**What is needed:** Quote exactly the lines from the start of the entries to the one with "No two queens may share a row, column, or diagonal. One", both ends included.

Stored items
===============

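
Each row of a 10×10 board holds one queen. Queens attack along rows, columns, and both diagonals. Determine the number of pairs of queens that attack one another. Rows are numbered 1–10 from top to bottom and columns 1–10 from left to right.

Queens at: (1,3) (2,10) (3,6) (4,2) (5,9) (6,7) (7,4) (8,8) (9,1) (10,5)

All columns are distinct and no two queens satisfy |Δrow| = |Δcol|, so no pair attacks.

0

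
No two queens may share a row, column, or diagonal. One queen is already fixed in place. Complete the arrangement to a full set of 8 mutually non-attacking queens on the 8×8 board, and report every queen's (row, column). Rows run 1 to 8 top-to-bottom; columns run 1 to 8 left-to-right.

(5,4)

Row 1: attacked by (5,4)→{4,8}. Safe: 1, 2, 3, 5, 6, 7. Place at column 6.
Row 2: attacked by (1,6)→{5,6,7}; (5,4)→{1,4,7}. Safe: 2, 3, 8. Place at column 3.
Row 3: attacked by (1,6)→{4,6,8}; (2,3)→{2,3,4}; (5,4)→{2,4,6}. Safe: 1, 5, 7. Place at column 7.
Row 4: attacked by (1,6)→{3,6}; (2,3)→{1,3,5}; (3,7)→{6,7,8}; (5,4)→{3,4,5}. Safe: 2. Place at column 2.
Row 6: attacked by (1,6)→{1,6}; (2,3)→{3,7}; (3,7)→{4,7}; (4,2)→{2,4}; (5,4)→{3,4,5}. Safe: 8. Place at column 8.
Row 7: attacked by (1,6)→{6}; (2,3)→{3,8}; (3,7)→{3,7}; (4,2)→{2,5}; (5,4)→{2,4,6}; (6,8)→{7,8}. Safe: 1. Place at column 1.
Row 8: attacked by (1,6)→{6}; (2,3)→{3}; (3,7)→{2,7}; (4,2)→{2,6}; (5,4)→{1,4,7}; (6,8)→{6,8}; (7,1)→{1,2}. Safe: 5. Place at column 5.
Columns [6, 3, 7, 2, 4, 8, 1, 5], r−c [-5, -1, -4, 2, 1, -2, 6, 3], r+c [7, 5, 10, 6, 9, 14, 8, 13] are all distinct, so no two queens attack.

(1,6) (2,3) (3,7) (4,2) (5,4) (6,8) (7,1) (8,5)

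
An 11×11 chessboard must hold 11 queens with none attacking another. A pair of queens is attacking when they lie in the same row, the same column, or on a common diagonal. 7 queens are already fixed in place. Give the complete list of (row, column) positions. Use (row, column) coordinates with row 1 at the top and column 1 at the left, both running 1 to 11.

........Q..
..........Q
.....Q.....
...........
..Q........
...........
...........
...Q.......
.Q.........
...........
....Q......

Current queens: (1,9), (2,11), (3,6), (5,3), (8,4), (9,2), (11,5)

(1,9) (2,11) (3,6) (4,10) (5,3) (6,1) (7,8) (8,4) (9,2) (10,7) (11,5)

Row 4: attacked by (1,9)→{6,9}; (2,11)→{9,11}; (3,6)→{5,6,7}; (5,3)→{2,3,4}; (8,4)→{4,8}; (9,2)→{2,7}; (11,5)→{5}. Safe: 1, 10. Place at column 10.
Row 6: attacked by (1,9)→{4,9}; (2,11)→{7,11}; (3,6)→{3,6,9}; (4,10)→{8,10}; (5,3)→{2,3,4}; (8,4)→{2,4,6}; (9,2)→{2,5}; (11,5)→{5,10}. Safe: 1. Place at column 1.
Row 7: attacked by (1,9)→{3,9}; (2,11)→{6,11}; (3,6)→{2,6,10}; (4,10)→{7,10}; (5,3)→{1,3,5}; (6,1)→{1,2}; (8,4)→{3,4,5}; (9,2)→{2,4}; (11,5)→{1,5,9}. Safe: 8. Place at column 8.
Row 10: attacked by (1,9)→{9}; (2,11)→{3,11}; (3,6)→{6}; (4,10)→{4,10}; (5,3)→{3,8}; (6,1)→{1,5}; (7,8)→{5,8,11}; (8,4)→{2,4,6}; (9,2)→{1,2,3}; (11,5)→{4,5,6}. Safe: 7. Place at column 7.
Columns [9, 11, 6, 10, 3, 1, 8, 4, 2, 7, 5], r−c [-8, -9, -3, -6, 2, 5, -1, 4, 7, 3, 6], r+c [10, 13, 9, 14, 8, 7, 15, 12, 11, 17, 16] are all distinct, so no two queens attack.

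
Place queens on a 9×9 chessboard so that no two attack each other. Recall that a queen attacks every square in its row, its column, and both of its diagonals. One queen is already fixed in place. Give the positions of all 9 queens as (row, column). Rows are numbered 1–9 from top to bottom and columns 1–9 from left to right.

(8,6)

(1,1) (2,7) (3,5) (4,8) (5,2) (6,9) (7,3) (8,6) (9,4)

Row 1: attacked by (8,6)→{6}. Safe: 1, 2, 3, 4, 5, 7, 8, 9. Place at column 1.
Row 2: attacked by (1,1)→{1,2}; (8,6)→{6}. Safe: 3, 4, 5, 7, 8, 9. Place at column 7.
Row 3: attacked by (1,1)→{1,3}; (2,7)→{6,7,8}; (8,6)→{1,6}. Safe: 2, 4, 5, 9. Place at column 5.
Row 4: attacked by (1,1)→{1,4}; (2,7)→{5,7,9}; (3,5)→{4,5,6}; (8,6)→{2,6}. Safe: 3, 8. Place at column 8.
Row 5: attacked by (1,1)→{1,5}; (2,7)→{4,7}; (3,5)→{3,5,7}; (4,8)→{7,8,9}; (8,6)→{3,6,9}. Safe: 2. Place at column 2.
Row 6: attacked by (1,1)→{1,6}; (2,7)→{3,7}; (3,5)→{2,5,8}; (4,8)→{6,8}; (5,2)→{1,2,3}; (8,6)→{4,6,8}. Safe: 9. Place at column 9.
Row 7: attacked by (1,1)→{1,7}; (2,7)→{2,7}; (3,5)→{1,5,9}; (4,8)→{5,8}; (5,2)→{2,4}; (6,9)→{8,9}; (8,6)→{5,6,7}. Safe: 3. Place at column 3.
Row 9: attacked by (1,1)→{1,9}; (2,7)→{7}; (3,5)→{5}; (4,8)→{3,8}; (5,2)→{2,6}; (6,9)→{6,9}; (7,3)→{1,3,5}; (8,6)→{5,6,7}. Safe: 4. Place at column 4.
Columns [1, 7, 5, 8, 2, 9, 3, 6, 4], r−c [0, -5, -2, -4, 3, -3, 4, 2, 5], r+c [2, 9, 8, 12, 7, 15, 10, 14, 13] are all distinct, so no two queens attack.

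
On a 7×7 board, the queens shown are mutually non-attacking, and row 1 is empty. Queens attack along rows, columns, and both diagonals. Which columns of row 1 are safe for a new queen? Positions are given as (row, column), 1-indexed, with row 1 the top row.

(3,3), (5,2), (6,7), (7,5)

columns 4

(3,3) attacks row 1 at column 3 and diagonals 1, 5.
(5,2) attacks row 1 at column 2 and diagonals 6.
(6,7) attacks row 1 at column 7 and diagonals 2.
(7,5) attacks row 1 at column 5.
Attacked columns: {1, 2, 3, 5, 6, 7}. Safe: {4}.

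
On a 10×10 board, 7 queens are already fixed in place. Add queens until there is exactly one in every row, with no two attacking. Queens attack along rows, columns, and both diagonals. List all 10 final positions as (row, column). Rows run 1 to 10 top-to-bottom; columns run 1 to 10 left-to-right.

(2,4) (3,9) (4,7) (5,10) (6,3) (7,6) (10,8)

(1,1) (2,4) (3,9) (4,7) (5,10) (6,3) (7,6) (8,2) (9,5) (10,8)

Row 1: attacked by (2,4)→{3,4,5}; (3,9)→{7,9}; (4,7)→{4,7,10}; (5,10)→{6,10}; (6,3)→{3,8}; (7,6)→{6}; (10,8)→{8}. Safe: 1, 2. Place at column 1.
Row 8: attacked by (1,1)→{1,8}; (2,4)→{4,10}; (3,9)→{4,9}; (4,7)→{3,7}; (5,10)→{7,10}; (6,3)→{1,3,5}; (7,6)→{5,6,7}; (10,8)→{6,8,10}. Safe: 2. Place at column 2.
Row 9: attacked by (1,1)→{1,9}; (2,4)→{4}; (3,9)→{3,9}; (4,7)→{2,7}; (5,10)→{6,10}; (6,3)→{3,6}; (7,6)→{4,6,8}; (8,2)→{1,2,3}; (10,8)→{7,8,9}. Safe: 5. Place at column 5.
Columns [1, 4, 9, 7, 10, 3, 6, 2, 5, 8], r−c [0, -2, -6, -3, -5, 3, 1, 6, 4, 2], r+c [2, 6, 12, 11, 15, 9, 13, 10, 14, 18] are all distinct, so no two queens attack.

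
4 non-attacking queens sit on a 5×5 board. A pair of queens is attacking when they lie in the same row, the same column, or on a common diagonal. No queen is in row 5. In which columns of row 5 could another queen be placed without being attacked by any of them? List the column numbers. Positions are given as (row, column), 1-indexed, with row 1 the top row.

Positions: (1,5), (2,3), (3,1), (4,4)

columns 2

(1,5) attacks row 5 at column 5 and diagonals 1.
(2,3) attacks row 5 at column 3.
(3,1) attacks row 5 at column 1 and diagonals 3.
(4,4) attacks row 5 at column 4 and diagonals 3, 5.
Attacked columns: {1, 3, 4, 5}. Safe: {2}.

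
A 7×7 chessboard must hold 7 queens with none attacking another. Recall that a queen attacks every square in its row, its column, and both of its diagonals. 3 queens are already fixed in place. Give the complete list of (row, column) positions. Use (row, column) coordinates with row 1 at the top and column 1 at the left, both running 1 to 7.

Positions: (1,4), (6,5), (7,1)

(1,4) (2,7) (3,3) (4,6) (5,2) (6,5) (7,1)

Row 2: attacked by (1,4)→{3,4,5}; (6,5)→{1,5}; (7,1)→{1,6}. Safe: 2, 7. Place at column 7.
Row 3: attacked by (1,4)→{2,4,6}; (2,7)→{6,7}; (6,5)→{2,5}; (7,1)→{1,5}. Safe: 3. Place at column 3.
Row 4: attacked by (1,4)→{1,4,7}; (2,7)→{5,7}; (3,3)→{2,3,4}; (6,5)→{3,5,7}; (7,1)→{1,4}. Safe: 6. Place at column 6.
Row 5: attacked by (1,4)→{4}; (2,7)→{4,7}; (3,3)→{1,3,5}; (4,6)→{5,6,7}; (6,5)→{4,5,6}; (7,1)→{1,3}. Safe: 2. Place at column 2.
Columns [4, 7, 3, 6, 2, 5, 1], r−c [-3, -5, 0, -2, 3, 1, 6], r+c [5, 9, 6, 10, 7, 11, 8] are all distinct, so no two queens attack.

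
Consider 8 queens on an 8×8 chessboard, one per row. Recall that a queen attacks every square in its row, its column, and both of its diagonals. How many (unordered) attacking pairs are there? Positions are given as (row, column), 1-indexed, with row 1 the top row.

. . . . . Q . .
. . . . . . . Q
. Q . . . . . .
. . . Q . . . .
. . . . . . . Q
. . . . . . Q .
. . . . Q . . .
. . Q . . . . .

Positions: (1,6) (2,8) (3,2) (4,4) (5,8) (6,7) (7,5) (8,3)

2

Same column: (2,8)–(5,8) (column 8).
Same diagonal: (5,8)–(6,7) (|5−6| = |8−7| = 1).
Total attacking pairs: 2.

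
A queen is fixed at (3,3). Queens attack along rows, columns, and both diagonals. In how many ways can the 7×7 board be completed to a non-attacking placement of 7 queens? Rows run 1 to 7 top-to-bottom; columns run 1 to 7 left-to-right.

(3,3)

6

Branch on row 1: col 2 → 2; col 4 → 2; col 6 → 1; col 7 → 1.
Sum: 2 + 2 + 1 + 1 = 6.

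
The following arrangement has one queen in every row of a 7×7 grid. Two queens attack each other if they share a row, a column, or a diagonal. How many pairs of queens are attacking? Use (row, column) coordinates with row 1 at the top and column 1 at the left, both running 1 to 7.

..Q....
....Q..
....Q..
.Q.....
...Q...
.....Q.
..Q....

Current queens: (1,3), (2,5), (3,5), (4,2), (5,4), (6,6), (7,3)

3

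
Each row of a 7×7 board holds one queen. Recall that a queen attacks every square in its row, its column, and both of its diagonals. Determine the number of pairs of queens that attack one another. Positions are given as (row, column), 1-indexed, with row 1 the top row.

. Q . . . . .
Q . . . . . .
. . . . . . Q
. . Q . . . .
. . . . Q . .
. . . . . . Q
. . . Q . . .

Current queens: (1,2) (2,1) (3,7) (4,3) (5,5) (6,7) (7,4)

Same column: (3,7)–(6,7) (column 7).
Same diagonal: (1,2)–(2,1) (|1−2| = |2−1| = 1); (1,2)–(6,7) (|1−6| = |2−7| = 5); (2,1)–(4,3) (|2−4| = |1−3| = 2); (3,7)–(5,5) (|3−5| = |7−5| = 2).
Total attacking pairs: 5.

5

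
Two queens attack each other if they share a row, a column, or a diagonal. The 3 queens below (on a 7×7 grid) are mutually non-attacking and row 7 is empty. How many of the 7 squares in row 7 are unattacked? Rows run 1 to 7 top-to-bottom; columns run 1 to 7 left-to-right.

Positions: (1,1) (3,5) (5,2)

2

(1,1) attacks row 7 at column 1 and diagonals 7.
(3,5) attacks row 7 at column 5 and diagonals 1.
(5,2) attacks row 7 at column 2 and diagonals 4.
Attacked columns: {1, 2, 4, 5, 7}. Safe: {3, 6}.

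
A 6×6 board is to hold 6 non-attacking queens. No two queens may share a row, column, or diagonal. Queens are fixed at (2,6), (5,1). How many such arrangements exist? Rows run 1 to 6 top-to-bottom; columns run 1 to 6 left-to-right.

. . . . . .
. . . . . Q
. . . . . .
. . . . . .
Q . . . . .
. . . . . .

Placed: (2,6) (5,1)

1

Branch on row 1: col 2 → 0; col 3 → 1; col 4 → 0.
Sum: 0 + 1 + 0 = 1.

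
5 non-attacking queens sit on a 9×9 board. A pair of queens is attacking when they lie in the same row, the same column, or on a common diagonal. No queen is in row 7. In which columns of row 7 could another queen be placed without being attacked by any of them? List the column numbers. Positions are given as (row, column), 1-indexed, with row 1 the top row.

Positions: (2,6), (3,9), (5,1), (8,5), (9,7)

columns 2, 8

(2,6) attacks row 7 at column 6 and diagonals 1.
(3,9) attacks row 7 at column 9 and diagonals 5.
(5,1) attacks row 7 at column 1 and diagonals 3.
(8,5) attacks row 7 at column 5 and diagonals 4, 6.
(9,7) attacks row 7 at column 7 and diagonals 5, 9.
Attacked columns: {1, 3, 4, 5, 6, 7, 9}. Safe: {2, 8}.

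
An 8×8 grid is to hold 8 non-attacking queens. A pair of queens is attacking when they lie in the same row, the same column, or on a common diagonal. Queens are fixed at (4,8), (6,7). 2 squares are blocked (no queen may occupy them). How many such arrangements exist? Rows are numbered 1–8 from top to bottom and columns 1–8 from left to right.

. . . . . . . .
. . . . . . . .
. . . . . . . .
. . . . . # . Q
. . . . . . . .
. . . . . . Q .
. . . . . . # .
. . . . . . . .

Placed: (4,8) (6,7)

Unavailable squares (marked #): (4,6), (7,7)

3

Branch on row 1: col 1 → 0; col 3 → 1; col 4 → 1; col 6 → 1.
Sum: 0 + 1 + 1 + 1 = 3.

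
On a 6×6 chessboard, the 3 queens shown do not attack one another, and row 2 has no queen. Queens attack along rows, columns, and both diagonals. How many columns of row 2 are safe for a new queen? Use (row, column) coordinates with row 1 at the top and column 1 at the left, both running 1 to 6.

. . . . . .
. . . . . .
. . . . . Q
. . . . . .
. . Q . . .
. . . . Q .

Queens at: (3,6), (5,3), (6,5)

(3,6) attacks row 2 at column 6 and diagonals 5.
(5,3) attacks row 2 at column 3 and diagonals 6.
(6,5) attacks row 2 at column 5 and diagonals 1.
Attacked columns: {1, 3, 5, 6}. Safe: {2, 4}.

2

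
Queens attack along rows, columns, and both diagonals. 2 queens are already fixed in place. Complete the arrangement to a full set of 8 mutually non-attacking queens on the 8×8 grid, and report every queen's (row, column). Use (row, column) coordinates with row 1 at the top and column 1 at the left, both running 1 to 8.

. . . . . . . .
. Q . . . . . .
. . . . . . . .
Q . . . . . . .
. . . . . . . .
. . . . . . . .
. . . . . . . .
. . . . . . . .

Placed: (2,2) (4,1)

(1,8) (2,2) (3,4) (4,1) (5,7) (6,5) (7,3) (8,6)

Row 1: attacked by (2,2)→{1,2,3}; (4,1)→{1,4}. Safe: 5, 6, 7, 8. Place at column 8.
Row 3: attacked by (1,8)→{6,8}; (2,2)→{1,2,3}; (4,1)→{1,2}. Safe: 4, 5, 7. Place at column 4.
Row 5: attacked by (1,8)→{4,8}; (2,2)→{2,5}; (3,4)→{2,4,6}; (4,1)→{1,2}. Safe: 3, 7. Place at column 7.
Row 6: attacked by (1,8)→{3,8}; (2,2)→{2,6}; (3,4)→{1,4,7}; (4,1)→{1,3}; (5,7)→{6,7,8}. Safe: 5. Place at column 5.
Row 7: attacked by (1,8)→{2,8}; (2,2)→{2,7}; (3,4)→{4,8}; (4,1)→{1,4}; (5,7)→{5,7}; (6,5)→{4,5,6}. Safe: 3. Place at column 3.
Row 8: attacked by (1,8)→{1,8}; (2,2)→{2,8}; (3,4)→{4}; (4,1)→{1,5}; (5,7)→{4,7}; (6,5)→{3,5,7}; (7,3)→{2,3,4}. Safe: 6. Place at column 6.
Columns [8, 2, 4, 1, 7, 5, 3, 6], r−c [-7, 0, -1, 3, -2, 1, 4, 2], r+c [9, 4, 7, 5, 12, 11, 10, 14] are all distinct, so no two queens attack.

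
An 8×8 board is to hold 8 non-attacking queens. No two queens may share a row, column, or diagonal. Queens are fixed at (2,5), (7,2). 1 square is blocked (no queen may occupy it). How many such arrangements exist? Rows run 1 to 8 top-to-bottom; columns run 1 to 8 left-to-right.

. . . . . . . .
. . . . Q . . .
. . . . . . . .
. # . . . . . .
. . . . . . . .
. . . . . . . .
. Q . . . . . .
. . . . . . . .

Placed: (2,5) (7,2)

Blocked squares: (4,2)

3

Branch on row 1: col 1 → 1; col 3 → 1; col 7 → 1.
Sum: 1 + 1 + 1 = 3.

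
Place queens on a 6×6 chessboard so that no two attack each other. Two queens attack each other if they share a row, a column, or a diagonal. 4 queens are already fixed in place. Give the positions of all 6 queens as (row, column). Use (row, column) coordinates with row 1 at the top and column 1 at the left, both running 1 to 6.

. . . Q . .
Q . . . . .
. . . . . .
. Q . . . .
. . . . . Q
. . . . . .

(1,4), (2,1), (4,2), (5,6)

(1,4) (2,1) (3,5) (4,2) (5,6) (6,3)

Row 3: attacked by (1,4)→{2,4,6}; (2,1)→{1,2}; (4,2)→{1,2,3}; (5,6)→{4,6}. Safe: 5. Place at column 5.
Row 6: attacked by (1,4)→{4}; (2,1)→{1,5}; (3,5)→{2,5}; (4,2)→{2,4}; (5,6)→{5,6}. Safe: 3. Place at column 3.
Columns [4, 1, 5, 2, 6, 3], r−c [-3, 1, -2, 2, -1, 3], r+c [5, 3, 8, 6, 11, 9] are all distinct, so no two queens attack.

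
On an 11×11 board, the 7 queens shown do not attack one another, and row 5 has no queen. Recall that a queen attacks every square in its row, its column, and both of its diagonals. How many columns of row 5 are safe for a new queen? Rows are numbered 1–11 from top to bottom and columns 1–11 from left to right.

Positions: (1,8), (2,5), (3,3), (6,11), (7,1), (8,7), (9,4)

2

(1,8) attacks row 5 at column 8 and diagonals 4.
(2,5) attacks row 5 at column 5 and diagonals 2, 8.
(3,3) attacks row 5 at column 3 and diagonals 1, 5.
(6,11) attacks row 5 at column 11 and diagonals 10.
(7,1) attacks row 5 at column 1 and diagonals 3.
(8,7) attacks row 5 at column 7 and diagonals 4, 10.
(9,4) attacks row 5 at column 4 and diagonals 8.
Attacked columns: {1, 2, 3, 4, 5, 7, 8, 10, 11}. Safe: {6, 9}.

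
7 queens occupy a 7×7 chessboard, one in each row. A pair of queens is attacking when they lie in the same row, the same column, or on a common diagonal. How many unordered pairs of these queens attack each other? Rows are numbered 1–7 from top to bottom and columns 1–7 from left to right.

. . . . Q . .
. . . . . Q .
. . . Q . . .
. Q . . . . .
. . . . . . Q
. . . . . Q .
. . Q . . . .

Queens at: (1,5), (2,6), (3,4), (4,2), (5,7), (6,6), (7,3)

4

Same column: (2,6)–(6,6) (column 6).
Same diagonal: (1,5)–(2,6) (|1−2| = |5−6| = 1); (1,5)–(4,2) (|1−4| = |5−2| = 3); (5,7)–(6,6) (|5−6| = |7−6| = 1).
Total attacking pairs: 4.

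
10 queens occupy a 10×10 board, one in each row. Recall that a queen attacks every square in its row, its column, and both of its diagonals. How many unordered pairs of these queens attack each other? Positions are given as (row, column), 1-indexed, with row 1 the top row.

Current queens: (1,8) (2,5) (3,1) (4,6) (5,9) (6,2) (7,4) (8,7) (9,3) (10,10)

All columns are distinct and no two queens satisfy |Δrow| = |Δcol|, so no pair attacks.

0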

===============

**Task solution:**
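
Each row of a 10×10 board holds one queen. Queens attack along rows, columns, and both diagonals. Determine the number of pairs of queens that attack one another. Rows are numbered 1–10 from top to bottom and columns 1–10 from left to right.

Queens at: (1,3) (2,10) (3,6) (4,2) (5,9) (6,7) (7,4) (8,8) (9,1) (10,5)

All columns are distinct and no two queens satisfy |Δrow| = |Δcol|, so no pair attacks.

0

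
No two queens may share a row, column, or diagonal. One queen is already fixed in place. Complete the arrangement to a full set of 8 mutually non-attacking queens on the 8×8 board, and report every queen's (row, column). Rows run 1 to 8 top-to-bottom; columns run 1 to 8 left-to-right.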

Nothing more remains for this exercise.